(TASK)
From the data below, restate every line word for word.

[Stored data entries]

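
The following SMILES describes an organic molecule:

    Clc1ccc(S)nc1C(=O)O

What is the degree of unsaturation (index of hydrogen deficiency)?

5

Molecular formula: C6H4ClNO2S.
DoU = (2C + 2 + N − H − X) / 2, where X is the halogen count and O/S are ignored.
    = (2·6 + 2 + 1 − 4 − 1) / 2 = 10 / 2 = 5.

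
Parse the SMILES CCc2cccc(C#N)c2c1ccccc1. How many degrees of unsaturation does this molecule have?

Molecular formula: C15H13N.
DoU = (2C + 2 + N − H − X) / 2, where X is the halogen count and O/S are ignored.
    = (2·15 + 2 + 1 − 13 − 0) / 2 = 20 / 2 = 10.

10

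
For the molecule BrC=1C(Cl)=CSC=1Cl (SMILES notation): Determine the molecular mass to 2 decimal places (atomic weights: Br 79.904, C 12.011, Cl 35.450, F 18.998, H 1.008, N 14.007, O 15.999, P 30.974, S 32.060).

First, the molecular formula is C4HBrCl2S (counting implicit H from valence).
  Br: 1 × 79.904 = 79.904
  C: 4 × 12.011 = 48.044
  Cl: 2 × 35.450 = 70.900
  H: 1 × 1.008 = 1.008
  S: 1 × 32.060 = 32.060
Sum: 1×79.904 + 4×12.011 + 2×35.450 + 1×1.008 + 1×32.060 = 231.916 → 231.92 g/mol.

231.92 g/mol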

(EXPECTED OUTPUT)
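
The following SMILES describes an organic molecule:

    Clc1ccc(S)nc1C(=O)O

What is the degree of unsaturation (index of hydrogen deficiency)?

5

Molecular formula: C6H4ClNO2S.
DoU = (2C + 2 + N − H − X) / 2, where X is the halogen count and O/S are ignored.
    = (2·6 + 2 + 1 − 4 − 1) / 2 = 10 / 2 = 5.

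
Parse the SMILES CCc2cccc(C#N)c2c1ccccc1. How many degrees of unsaturation does this molecule have?

Molecular formula: C15H13N.
DoU = (2C + 2 + N − H − X) / 2, where X is the halogen count and O/S are ignored.
    = (2·15 + 2 + 1 − 13 − 0) / 2 = 20 / 2 = 10.

10

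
For the molecule BrC=1C(Cl)=CSC=1Cl (SMILES notation): Determine the molecular mass to 2 decimal places (atomic weights: Br 79.904, C 12.011, Cl 35.450, F 18.998, H 1.008, N 14.007, O 15.999, P 30.974, S 32.060).

First, the molecular formula is C4HBrCl2S (counting implicit H from valence).
  Br: 1 × 79.904 = 79.904
  C: 4 × 12.011 = 48.044
  Cl: 2 × 35.450 = 70.900
  H: 1 × 1.008 = 1.008
  S: 1 × 32.060 = 32.060
Sum: 1×79.904 + 4×12.011 + 2×35.450 + 1×1.008 + 1×32.060 = 231.916 → 231.92 g/mol.

231.92 g/mol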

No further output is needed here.